Scan the records and identify every line in which the string "level" occurs, then return those lines.

**Material provided**

%%

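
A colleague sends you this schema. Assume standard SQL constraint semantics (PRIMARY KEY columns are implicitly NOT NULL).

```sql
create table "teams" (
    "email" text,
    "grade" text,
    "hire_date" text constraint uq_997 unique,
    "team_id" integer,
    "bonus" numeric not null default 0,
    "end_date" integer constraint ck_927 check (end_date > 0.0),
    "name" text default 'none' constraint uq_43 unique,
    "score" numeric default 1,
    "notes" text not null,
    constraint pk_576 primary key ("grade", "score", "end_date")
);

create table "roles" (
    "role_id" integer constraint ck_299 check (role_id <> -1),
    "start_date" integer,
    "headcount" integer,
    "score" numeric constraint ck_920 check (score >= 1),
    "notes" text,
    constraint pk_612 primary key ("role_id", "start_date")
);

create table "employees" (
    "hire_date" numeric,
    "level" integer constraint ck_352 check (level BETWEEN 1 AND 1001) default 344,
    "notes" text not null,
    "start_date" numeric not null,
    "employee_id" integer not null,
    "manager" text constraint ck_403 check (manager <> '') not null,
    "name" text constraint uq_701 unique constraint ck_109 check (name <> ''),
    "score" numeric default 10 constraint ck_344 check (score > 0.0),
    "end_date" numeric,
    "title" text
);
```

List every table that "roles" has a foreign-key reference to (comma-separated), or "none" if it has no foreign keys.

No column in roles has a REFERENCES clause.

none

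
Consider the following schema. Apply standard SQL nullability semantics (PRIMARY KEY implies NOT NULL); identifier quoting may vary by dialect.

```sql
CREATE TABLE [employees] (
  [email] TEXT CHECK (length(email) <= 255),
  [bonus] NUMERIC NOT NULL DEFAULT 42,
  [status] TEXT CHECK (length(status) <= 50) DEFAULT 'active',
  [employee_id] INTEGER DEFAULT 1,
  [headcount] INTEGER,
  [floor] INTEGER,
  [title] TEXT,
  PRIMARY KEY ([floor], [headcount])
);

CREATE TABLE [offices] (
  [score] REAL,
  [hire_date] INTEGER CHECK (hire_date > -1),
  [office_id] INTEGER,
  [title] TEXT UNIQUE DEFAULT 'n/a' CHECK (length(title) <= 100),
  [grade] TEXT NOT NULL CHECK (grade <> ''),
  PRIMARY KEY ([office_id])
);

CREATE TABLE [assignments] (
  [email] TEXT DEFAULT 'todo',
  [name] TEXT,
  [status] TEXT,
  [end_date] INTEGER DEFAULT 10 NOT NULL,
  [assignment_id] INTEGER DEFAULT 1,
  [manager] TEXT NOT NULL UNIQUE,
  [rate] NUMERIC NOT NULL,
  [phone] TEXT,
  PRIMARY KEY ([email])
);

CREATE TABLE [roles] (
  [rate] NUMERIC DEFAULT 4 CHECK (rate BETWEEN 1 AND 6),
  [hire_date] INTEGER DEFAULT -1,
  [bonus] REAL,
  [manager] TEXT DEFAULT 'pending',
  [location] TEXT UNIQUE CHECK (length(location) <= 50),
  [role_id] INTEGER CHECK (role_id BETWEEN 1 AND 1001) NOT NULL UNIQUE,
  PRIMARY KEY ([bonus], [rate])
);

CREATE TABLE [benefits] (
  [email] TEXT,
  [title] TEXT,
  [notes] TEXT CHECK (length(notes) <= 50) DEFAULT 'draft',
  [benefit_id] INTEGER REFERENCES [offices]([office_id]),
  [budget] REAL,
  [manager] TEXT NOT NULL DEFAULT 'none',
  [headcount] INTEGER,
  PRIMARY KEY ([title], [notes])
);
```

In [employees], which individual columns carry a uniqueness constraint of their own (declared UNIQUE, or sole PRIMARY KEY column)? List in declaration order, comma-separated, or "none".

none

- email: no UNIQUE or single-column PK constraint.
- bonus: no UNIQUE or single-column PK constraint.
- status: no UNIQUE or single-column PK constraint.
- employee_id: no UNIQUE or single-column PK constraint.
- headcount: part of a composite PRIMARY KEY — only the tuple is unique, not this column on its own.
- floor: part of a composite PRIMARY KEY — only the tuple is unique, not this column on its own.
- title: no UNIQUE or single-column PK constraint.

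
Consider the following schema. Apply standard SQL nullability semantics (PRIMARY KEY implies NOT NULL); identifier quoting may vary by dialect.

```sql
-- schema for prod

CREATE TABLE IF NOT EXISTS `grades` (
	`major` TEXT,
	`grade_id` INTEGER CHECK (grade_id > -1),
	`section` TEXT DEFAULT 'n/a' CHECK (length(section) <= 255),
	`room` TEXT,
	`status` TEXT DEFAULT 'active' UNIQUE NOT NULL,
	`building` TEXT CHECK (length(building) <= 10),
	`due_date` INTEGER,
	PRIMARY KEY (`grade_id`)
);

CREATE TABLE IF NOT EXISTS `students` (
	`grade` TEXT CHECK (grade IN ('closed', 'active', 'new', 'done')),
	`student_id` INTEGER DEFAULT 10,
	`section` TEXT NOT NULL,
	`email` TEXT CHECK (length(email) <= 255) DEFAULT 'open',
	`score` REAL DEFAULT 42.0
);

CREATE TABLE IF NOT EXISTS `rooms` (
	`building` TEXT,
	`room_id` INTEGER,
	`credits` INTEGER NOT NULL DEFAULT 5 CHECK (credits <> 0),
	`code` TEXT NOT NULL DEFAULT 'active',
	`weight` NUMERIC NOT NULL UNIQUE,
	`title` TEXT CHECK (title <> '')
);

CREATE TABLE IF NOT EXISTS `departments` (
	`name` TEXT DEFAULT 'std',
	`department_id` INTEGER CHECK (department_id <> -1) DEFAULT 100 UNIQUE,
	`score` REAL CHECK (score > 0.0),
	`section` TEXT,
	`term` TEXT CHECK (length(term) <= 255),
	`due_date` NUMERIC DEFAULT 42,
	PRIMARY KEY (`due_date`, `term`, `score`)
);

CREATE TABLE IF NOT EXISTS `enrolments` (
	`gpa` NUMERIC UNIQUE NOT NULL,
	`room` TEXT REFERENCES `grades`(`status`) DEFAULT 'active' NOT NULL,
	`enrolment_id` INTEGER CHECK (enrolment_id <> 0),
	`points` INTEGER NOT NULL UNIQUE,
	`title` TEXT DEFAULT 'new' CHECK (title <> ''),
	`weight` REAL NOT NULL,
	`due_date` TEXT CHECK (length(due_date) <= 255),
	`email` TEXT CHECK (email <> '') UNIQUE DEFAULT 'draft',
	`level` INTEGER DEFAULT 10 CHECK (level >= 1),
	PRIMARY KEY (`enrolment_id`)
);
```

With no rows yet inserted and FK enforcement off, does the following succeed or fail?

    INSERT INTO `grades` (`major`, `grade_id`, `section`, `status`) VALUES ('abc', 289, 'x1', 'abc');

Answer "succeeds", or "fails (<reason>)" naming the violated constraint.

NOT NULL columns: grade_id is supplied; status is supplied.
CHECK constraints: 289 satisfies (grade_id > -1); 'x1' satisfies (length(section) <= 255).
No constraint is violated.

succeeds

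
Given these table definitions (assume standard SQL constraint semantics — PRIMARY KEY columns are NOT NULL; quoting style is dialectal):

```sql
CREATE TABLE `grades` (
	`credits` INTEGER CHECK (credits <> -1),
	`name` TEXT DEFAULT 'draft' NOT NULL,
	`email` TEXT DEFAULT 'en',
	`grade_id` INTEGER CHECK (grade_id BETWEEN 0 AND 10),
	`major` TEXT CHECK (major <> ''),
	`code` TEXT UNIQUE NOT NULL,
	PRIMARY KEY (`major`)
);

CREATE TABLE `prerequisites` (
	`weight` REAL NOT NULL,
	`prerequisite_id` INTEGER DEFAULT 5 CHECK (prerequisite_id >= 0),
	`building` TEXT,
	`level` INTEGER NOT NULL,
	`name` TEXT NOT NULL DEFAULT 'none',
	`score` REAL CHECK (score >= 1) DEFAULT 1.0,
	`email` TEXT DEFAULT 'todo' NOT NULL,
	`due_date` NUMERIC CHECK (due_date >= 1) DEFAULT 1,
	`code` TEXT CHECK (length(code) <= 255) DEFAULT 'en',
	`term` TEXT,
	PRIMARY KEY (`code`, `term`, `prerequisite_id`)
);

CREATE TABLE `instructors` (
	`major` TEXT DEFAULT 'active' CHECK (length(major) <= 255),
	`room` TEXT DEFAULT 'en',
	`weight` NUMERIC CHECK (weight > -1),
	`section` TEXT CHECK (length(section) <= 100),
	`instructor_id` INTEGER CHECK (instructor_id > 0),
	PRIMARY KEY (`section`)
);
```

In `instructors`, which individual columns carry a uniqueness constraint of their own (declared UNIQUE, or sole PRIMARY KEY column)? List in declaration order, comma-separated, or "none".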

%%

**Task output**
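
    "level" integer constraint ck_352 check (level BETWEEN 1 AND 1001) default 344,
	`level` INTEGER DEFAULT 10 CHECK (level >= 1),
	`level` INTEGER NOT NULL,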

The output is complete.